- Requirement
Would you retype each of the records exactly as shown?

- Dataset entries

+ + +

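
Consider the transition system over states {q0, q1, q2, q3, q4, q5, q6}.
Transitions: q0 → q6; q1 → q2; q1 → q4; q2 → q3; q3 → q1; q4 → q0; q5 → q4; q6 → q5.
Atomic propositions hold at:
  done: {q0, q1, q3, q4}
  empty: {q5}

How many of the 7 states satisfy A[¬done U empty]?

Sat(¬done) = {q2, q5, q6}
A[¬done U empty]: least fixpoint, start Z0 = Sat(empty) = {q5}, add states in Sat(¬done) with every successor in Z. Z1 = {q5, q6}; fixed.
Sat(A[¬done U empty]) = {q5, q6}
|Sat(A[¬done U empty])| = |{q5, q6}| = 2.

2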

+ + +

- Response for this exercise
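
Consider the transition system over states {q0, q1, q2, q3, q4, q5, q6}.
Transitions: q0 → q6; q1 → q2; q1 → q4; q2 → q3; q3 → q1; q4 → q0; q5 → q4; q6 → q5.
Atomic propositions hold at:
  done: {q0, q1, q3, q4}
  empty: {q5}

How many of the 7 states satisfy A[¬done U empty]?

Sat(¬done) = {q2, q5, q6}
A[¬done U empty]: least fixpoint, start Z0 = Sat(empty) = {q5}, add states in Sat(¬done) with every successor in Z. Z1 = {q5, q6}; fixed.
Sat(A[¬done U empty]) = {q5, q6}
|Sat(A[¬done U empty])| = |{q5, q6}| = 2.

2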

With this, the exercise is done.